__PROBLEM__.
Could you please return each line of the data that has the word "structure"?

Stored items:
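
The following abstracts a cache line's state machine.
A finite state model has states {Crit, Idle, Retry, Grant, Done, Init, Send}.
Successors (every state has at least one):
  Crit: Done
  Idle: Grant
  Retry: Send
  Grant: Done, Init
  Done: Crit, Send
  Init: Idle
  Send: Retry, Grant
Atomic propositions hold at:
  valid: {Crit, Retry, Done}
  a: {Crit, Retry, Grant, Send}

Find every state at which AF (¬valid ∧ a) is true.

Sat(¬valid) = {Idle, Grant, Init, Send}
Sat(¬valid ∧ a) = {Grant, Send}
AF (¬valid ∧ a): least fixpoint, start Z0 = {Grant, Send}, add states with every successor in Z. Z1 = {Idle, Retry, Grant, Send}; Z2 = {Idle, Retry, Grant, Init, Send}; fixed.
Sat(AF (¬valid ∧ a)) = {Idle, Retry, Grant, Init, Send}

{Idle, Retry, Grant, Init, Send}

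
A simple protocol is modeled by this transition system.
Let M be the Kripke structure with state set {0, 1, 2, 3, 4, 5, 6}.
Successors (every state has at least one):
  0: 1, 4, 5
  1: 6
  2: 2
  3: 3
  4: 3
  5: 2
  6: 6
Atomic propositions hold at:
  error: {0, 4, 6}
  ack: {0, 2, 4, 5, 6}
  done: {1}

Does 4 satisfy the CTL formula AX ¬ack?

Yes

Sat(¬ack) = {1, 3}
Sat(AX ¬ack) = {s : every successor in {1, 3}} = {3, 4}
4 ∈ Sat(AX ¬ack) = {3, 4}, so the formula holds at 4.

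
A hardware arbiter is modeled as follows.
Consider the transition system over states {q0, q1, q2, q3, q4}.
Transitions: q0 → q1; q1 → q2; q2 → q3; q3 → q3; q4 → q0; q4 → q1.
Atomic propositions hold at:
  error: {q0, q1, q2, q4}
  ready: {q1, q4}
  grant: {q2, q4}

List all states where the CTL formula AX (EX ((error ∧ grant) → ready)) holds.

{q1, q2, q3}

Sat(error ∧ grant) = {q2, q4}
Sat((error ∧ grant) → ready) = {q0, q1, q3, q4}
Sat(EX ((error ∧ grant) → ready)) = {s : some successor in {q0, q1, q3, q4}} = {q0, q2, q3, q4}
Sat(AX (EX ((error ∧ grant) → ready))) = {s : every successor in {q0, q2, q3, q4}} = {q1, q2, q3}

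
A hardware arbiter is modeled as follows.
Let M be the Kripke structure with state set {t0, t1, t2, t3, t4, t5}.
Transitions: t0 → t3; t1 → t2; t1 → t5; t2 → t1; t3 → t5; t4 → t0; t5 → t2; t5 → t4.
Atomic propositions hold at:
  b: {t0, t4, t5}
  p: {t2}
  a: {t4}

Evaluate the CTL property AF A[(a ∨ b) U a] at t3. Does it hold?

Sat(a ∨ b) = {t0, t4, t5}
A[(a ∨ b) U a]: least fixpoint, start Z0 = Sat(a) = {t4}, add states in Sat(a ∨ b) with every successor in Z. Already a fixed point.
Sat(A[(a ∨ b) U a]) = {t4}
AF A[(a ∨ b) U a]: least fixpoint, start Z0 = {t4}, add states with every successor in Z. Already a fixed point.
Sat(AF A[(a ∨ b) U a]) = {t4}
t3 ∉ Sat(AF A[(a ∨ b) U a]) = {t4}, so the formula does not hold at t3.

No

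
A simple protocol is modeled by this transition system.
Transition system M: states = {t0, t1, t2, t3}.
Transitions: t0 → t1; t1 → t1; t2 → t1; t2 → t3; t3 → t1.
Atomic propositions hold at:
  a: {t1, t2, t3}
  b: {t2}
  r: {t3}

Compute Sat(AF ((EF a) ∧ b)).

{t2}

EF a: least fixpoint, start Z0 = {t1, t2, t3}, add states with some successor in Z. Z1 = {t0, t1, t2, t3}; fixed.
Sat(EF a) = {t0, t1, t2, t3}
Sat((EF a) ∧ b) = {t2}
AF ((EF a) ∧ b): least fixpoint, start Z0 = {t2}, add states with every successor in Z. Already a fixed point.
Sat(AF ((EF a) ∧ b)) = {t2}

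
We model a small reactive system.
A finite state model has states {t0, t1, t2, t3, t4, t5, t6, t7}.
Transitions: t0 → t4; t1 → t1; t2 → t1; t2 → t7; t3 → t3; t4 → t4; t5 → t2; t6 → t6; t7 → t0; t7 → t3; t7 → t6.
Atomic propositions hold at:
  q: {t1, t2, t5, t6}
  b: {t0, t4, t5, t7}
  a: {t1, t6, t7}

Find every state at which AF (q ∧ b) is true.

Sat(q ∧ b) = {t5}
AF (q ∧ b): least fixpoint, start Z0 = {t5}, add states with every successor in Z. Already a fixed point.
Sat(AF (q ∧ b)) = {t5}

{t5}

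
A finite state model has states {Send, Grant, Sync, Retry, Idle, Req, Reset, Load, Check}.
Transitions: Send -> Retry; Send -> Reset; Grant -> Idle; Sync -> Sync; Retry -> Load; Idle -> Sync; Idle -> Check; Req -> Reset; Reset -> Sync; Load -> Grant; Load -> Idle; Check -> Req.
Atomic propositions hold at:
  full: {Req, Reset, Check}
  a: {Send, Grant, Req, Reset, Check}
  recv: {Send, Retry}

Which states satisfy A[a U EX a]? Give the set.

{Send, Grant, Idle, Req, Load, Check}

Sat(EX a) = {s : some successor in {Send, Grant, Req, Reset, Check}} = {Send, Idle, Req, Load, Check}
A[a U EX a]: least fixpoint, start Z0 = Sat(EX a) = {Send, Idle, Req, Load, Check}, add states in Sat(a) with every successor in Z. Z1 = {Send, Grant, Idle, Req, Load, Check}; fixed.
Sat(A[a U EX a]) = {Send, Grant, Idle, Req, Load, Check}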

__EXERCISE SOLUTION__.
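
Let M be the Kripke structure with state set {0, 1, 2, 3, 4, 5, 6}.
Let M be the Kripke structure with state set {t0, t1, t2, t3, t4, t5}.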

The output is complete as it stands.